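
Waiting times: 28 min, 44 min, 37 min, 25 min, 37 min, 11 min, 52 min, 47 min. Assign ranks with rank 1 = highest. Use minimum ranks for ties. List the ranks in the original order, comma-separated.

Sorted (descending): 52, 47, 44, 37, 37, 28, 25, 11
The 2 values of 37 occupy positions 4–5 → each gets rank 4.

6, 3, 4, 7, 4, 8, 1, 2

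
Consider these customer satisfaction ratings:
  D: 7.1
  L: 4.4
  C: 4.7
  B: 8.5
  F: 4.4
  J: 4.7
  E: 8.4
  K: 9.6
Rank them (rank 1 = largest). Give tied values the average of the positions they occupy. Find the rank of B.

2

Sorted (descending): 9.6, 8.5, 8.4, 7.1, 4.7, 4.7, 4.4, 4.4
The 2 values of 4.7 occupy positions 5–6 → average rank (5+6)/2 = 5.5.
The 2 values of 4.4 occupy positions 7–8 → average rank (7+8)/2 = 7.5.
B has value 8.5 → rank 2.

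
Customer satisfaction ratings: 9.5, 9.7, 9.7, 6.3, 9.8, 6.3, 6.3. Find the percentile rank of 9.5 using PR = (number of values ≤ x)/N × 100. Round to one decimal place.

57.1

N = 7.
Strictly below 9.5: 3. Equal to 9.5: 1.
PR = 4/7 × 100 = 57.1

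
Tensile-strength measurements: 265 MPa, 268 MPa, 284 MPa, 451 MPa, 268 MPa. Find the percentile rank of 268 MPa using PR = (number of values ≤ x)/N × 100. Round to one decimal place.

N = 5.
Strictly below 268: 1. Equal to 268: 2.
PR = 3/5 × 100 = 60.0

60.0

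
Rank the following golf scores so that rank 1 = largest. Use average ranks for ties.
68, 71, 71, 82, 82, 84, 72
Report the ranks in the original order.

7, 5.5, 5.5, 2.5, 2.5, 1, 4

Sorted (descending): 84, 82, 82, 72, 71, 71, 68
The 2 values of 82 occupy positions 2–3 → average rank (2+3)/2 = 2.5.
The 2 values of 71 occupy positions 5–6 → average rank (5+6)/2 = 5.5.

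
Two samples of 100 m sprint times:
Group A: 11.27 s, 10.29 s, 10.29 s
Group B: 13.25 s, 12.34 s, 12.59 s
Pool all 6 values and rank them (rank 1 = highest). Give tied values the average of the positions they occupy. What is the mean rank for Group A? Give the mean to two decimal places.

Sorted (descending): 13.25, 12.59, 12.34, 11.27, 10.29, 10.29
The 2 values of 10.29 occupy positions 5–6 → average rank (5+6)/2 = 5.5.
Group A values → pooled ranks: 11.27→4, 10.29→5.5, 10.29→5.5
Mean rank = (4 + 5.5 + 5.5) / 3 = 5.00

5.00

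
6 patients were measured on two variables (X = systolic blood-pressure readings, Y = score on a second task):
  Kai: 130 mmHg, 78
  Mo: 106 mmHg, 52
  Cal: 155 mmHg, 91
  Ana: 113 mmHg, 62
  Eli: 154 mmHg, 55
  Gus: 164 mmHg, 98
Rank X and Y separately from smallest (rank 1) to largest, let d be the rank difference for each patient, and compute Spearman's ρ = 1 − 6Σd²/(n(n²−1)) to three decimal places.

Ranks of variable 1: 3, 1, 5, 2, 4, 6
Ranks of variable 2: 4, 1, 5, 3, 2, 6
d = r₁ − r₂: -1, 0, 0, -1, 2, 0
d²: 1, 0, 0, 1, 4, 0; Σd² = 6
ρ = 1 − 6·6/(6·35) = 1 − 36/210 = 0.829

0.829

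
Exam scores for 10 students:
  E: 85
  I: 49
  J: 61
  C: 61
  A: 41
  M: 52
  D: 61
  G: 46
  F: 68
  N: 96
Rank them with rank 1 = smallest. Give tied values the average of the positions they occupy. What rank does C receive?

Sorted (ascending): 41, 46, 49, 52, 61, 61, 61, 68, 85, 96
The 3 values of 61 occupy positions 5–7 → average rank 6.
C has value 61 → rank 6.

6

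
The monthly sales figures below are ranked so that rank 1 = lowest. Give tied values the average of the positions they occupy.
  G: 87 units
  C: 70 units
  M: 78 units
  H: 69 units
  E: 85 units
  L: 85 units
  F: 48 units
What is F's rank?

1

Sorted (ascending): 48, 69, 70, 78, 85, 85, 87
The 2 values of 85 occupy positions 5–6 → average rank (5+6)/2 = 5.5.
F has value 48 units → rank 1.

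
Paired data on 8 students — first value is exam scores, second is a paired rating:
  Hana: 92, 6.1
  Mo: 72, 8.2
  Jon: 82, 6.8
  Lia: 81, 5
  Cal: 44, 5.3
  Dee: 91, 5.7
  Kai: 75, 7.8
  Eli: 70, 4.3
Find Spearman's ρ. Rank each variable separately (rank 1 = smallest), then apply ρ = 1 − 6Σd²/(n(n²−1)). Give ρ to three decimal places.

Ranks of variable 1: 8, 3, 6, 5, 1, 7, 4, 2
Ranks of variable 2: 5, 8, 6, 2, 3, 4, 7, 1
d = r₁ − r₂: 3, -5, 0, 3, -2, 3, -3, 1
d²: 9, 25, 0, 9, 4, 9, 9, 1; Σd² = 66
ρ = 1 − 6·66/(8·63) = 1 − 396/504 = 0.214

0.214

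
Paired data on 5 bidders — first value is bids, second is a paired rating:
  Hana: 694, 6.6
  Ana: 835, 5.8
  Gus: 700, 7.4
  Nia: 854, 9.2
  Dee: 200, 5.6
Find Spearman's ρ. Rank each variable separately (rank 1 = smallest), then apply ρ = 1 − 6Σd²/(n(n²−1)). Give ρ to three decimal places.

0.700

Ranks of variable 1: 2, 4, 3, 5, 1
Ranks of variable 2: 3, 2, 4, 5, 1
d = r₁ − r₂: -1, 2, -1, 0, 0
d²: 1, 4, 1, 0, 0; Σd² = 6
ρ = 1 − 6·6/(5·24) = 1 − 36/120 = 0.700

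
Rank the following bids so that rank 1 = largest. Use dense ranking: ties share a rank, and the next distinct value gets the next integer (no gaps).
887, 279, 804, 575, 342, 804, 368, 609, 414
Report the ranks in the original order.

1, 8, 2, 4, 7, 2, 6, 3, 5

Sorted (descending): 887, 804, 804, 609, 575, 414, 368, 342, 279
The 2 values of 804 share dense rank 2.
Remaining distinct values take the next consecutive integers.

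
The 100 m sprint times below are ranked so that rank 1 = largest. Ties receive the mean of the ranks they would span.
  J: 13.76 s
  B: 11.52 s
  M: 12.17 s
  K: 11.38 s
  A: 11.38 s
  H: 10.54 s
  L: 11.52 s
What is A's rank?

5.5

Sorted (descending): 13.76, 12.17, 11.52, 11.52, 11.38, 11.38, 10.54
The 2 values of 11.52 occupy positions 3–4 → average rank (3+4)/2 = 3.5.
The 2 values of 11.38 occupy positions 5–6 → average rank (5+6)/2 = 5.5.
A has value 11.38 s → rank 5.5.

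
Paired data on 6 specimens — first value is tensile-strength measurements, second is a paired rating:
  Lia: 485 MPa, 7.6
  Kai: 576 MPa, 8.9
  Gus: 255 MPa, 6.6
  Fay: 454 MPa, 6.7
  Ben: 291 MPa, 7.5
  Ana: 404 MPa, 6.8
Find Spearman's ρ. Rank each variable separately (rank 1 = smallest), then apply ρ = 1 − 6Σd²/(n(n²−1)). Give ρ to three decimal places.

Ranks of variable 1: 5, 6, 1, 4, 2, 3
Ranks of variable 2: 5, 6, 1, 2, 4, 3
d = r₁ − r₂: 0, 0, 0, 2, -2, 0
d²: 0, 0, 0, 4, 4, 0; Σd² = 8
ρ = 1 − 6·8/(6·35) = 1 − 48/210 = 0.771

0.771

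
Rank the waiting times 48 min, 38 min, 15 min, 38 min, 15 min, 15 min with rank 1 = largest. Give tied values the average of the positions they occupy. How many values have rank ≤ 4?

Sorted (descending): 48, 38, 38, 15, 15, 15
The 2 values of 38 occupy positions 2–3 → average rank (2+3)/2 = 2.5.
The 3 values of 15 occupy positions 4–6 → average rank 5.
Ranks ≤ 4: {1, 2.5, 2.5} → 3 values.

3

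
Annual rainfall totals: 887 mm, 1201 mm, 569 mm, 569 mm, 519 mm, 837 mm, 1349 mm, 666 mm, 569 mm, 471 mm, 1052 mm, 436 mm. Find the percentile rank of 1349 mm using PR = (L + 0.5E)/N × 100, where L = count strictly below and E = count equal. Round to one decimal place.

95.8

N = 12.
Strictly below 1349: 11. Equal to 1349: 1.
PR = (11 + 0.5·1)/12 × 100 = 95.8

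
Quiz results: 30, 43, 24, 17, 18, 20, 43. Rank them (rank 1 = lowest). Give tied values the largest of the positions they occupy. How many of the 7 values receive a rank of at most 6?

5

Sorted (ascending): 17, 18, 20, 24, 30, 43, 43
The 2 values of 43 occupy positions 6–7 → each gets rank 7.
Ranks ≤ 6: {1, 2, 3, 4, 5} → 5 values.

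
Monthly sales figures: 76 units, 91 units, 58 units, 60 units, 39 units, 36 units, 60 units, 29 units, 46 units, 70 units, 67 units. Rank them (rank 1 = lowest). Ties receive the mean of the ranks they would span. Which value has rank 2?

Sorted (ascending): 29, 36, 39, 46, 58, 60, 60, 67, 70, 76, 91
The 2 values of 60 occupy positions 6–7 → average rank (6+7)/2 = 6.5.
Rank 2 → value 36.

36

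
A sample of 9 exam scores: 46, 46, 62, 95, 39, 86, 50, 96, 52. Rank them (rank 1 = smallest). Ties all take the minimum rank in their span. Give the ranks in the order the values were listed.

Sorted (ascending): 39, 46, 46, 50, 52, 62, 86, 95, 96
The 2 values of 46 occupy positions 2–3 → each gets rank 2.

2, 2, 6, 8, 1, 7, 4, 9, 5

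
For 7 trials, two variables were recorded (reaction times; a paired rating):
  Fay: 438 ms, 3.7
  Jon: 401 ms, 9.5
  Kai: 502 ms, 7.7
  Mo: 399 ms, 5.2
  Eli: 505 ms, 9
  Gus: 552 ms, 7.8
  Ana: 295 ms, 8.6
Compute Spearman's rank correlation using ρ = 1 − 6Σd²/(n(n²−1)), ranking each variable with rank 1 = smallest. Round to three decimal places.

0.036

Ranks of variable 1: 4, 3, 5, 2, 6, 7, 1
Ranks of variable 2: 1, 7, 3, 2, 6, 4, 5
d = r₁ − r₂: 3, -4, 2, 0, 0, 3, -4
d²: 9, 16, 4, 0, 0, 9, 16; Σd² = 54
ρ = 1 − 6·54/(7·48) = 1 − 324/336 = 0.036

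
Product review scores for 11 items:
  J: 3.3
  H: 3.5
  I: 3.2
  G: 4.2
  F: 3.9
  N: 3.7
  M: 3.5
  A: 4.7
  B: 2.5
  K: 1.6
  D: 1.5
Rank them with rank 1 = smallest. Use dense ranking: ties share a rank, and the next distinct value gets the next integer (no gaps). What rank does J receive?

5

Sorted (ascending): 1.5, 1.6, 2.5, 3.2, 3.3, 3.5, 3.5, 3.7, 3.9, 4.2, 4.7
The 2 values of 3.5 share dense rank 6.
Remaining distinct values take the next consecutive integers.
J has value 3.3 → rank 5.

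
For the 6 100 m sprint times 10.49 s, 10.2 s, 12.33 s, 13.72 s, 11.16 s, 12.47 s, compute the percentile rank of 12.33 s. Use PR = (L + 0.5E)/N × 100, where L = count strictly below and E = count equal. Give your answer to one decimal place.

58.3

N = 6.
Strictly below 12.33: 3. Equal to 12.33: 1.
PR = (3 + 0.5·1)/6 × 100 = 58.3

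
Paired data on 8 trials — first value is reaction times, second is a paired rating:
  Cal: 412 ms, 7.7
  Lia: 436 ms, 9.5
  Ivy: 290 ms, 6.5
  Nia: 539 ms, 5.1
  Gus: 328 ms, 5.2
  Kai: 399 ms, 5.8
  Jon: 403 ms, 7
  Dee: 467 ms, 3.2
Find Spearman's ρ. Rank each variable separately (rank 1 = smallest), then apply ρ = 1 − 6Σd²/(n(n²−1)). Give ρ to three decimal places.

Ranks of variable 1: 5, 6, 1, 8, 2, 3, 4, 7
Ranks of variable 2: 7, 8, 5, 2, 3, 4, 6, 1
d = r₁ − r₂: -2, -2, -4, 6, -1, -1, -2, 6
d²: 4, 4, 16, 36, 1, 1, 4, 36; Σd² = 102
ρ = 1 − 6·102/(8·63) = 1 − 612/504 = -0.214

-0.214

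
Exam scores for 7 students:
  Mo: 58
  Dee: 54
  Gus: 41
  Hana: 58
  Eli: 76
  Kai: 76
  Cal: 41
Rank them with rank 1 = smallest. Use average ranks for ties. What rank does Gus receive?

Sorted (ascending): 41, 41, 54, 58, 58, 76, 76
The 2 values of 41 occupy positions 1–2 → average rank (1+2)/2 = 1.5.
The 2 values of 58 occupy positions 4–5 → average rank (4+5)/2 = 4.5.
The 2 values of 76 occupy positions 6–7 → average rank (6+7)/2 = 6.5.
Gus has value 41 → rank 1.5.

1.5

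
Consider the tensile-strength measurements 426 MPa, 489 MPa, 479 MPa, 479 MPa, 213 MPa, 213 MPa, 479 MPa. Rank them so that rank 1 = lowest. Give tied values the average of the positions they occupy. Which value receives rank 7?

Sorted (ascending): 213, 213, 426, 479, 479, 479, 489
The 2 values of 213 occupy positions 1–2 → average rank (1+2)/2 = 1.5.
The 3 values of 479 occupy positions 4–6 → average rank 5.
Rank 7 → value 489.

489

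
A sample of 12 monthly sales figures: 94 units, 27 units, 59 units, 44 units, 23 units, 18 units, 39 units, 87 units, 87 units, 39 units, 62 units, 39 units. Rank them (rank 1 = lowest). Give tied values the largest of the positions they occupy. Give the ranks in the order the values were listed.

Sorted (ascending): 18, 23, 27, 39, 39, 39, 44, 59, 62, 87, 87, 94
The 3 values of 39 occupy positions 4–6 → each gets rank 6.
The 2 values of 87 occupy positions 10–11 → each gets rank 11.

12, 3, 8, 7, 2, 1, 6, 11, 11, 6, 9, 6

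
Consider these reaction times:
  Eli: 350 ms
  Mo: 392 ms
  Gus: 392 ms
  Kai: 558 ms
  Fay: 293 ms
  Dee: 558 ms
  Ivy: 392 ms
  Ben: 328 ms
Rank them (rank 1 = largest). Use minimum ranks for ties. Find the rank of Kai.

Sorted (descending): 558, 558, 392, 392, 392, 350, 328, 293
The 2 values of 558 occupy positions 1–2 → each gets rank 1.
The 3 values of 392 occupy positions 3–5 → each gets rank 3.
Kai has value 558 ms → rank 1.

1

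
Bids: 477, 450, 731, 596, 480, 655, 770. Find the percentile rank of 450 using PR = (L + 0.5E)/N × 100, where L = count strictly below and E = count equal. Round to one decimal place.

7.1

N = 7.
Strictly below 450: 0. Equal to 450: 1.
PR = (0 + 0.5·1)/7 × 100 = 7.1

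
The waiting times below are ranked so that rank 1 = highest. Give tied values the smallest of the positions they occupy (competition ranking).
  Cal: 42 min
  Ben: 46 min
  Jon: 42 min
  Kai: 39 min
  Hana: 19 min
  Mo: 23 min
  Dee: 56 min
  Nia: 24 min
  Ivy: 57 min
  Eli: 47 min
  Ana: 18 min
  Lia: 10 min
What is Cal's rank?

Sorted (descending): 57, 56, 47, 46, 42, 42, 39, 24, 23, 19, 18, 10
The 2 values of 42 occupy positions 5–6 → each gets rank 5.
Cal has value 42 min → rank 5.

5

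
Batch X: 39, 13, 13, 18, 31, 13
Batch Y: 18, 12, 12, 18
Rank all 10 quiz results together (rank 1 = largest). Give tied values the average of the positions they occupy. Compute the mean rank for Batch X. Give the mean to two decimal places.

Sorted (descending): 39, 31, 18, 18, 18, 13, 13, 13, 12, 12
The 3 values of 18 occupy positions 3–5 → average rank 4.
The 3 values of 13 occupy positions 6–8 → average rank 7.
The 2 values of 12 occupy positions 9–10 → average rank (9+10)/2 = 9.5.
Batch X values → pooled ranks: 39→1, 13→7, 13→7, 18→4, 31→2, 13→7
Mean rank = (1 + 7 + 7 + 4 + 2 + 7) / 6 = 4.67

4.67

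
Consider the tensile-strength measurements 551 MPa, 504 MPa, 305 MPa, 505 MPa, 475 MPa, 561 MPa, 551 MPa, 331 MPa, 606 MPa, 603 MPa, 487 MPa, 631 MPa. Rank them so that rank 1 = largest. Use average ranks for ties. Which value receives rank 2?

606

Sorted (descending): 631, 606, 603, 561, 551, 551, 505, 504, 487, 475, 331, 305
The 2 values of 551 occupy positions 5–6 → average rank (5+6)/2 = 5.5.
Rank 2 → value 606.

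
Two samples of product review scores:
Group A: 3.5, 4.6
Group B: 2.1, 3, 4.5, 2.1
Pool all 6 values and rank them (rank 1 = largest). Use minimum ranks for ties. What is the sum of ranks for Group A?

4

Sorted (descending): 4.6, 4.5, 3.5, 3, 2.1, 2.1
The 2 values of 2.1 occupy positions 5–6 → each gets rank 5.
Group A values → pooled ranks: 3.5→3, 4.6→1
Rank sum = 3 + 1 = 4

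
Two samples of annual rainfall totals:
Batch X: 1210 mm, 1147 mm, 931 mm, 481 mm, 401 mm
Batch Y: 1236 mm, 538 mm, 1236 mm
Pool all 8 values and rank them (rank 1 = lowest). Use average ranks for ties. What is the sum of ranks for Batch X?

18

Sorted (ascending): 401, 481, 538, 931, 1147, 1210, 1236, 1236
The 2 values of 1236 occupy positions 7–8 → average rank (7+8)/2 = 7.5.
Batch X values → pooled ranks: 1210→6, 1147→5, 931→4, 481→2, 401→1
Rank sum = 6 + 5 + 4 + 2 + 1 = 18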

::::::::

## [EXERCISE REQUIREMENTS]
Of the entries listed above, reproduce only the lines starting at the line containing "F: 48 units" and ending at the line containing "Eli: 70, 4.3". Include both, exactly as they stand.

## [ANSWER TO THE EXERCISE]
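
  F: 48 units
What is F's rank?

1

Sorted (ascending): 48, 69, 70, 78, 85, 85, 87
The 2 values of 85 occupy positions 5–6 → average rank (5+6)/2 = 5.5.
F has value 48 units → rank 1.

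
Paired data on 8 students — first value is exam scores, second is a paired rating:
  Hana: 92, 6.1
  Mo: 72, 8.2
  Jon: 82, 6.8
  Lia: 81, 5
  Cal: 44, 5.3
  Dee: 91, 5.7
  Kai: 75, 7.8
  Eli: 70, 4.3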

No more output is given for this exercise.